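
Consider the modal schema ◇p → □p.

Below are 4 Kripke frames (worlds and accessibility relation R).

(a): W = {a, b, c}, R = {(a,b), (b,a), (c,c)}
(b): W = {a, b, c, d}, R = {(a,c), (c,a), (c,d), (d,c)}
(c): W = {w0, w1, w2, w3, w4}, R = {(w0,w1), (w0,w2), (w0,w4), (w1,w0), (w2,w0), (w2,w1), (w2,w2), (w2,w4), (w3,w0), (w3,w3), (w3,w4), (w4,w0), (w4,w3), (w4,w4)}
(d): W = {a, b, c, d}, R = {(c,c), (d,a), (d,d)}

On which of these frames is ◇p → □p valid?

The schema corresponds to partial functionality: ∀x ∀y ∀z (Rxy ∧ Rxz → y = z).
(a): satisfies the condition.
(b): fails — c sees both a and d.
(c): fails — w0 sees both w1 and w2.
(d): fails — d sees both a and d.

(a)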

• • • •

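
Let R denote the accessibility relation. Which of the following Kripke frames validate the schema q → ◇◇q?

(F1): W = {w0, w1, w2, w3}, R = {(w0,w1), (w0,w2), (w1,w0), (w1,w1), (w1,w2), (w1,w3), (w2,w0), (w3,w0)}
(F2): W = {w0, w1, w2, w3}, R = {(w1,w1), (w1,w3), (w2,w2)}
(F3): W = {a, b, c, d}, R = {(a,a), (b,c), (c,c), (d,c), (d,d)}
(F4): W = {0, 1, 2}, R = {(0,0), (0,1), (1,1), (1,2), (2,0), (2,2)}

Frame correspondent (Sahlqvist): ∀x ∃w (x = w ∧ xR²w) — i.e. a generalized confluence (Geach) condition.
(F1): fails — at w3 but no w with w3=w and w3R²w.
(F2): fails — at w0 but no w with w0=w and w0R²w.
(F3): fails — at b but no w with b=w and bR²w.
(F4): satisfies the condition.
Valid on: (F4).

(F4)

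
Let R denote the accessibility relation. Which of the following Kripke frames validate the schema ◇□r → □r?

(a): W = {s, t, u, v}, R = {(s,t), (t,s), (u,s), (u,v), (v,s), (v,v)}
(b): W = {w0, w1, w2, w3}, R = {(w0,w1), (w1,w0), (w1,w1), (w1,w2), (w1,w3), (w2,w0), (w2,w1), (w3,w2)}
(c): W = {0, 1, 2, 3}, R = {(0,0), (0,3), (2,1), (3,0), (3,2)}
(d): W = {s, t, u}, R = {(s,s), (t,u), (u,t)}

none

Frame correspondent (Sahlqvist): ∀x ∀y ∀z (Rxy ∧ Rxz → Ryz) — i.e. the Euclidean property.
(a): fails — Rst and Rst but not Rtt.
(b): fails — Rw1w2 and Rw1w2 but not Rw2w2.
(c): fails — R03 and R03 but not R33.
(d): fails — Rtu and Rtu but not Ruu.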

• • • •

_YOUR TASK_
State the number of lines above that contain "relation". Write nothing besides it.

_WRITTEN RESPONSE_
3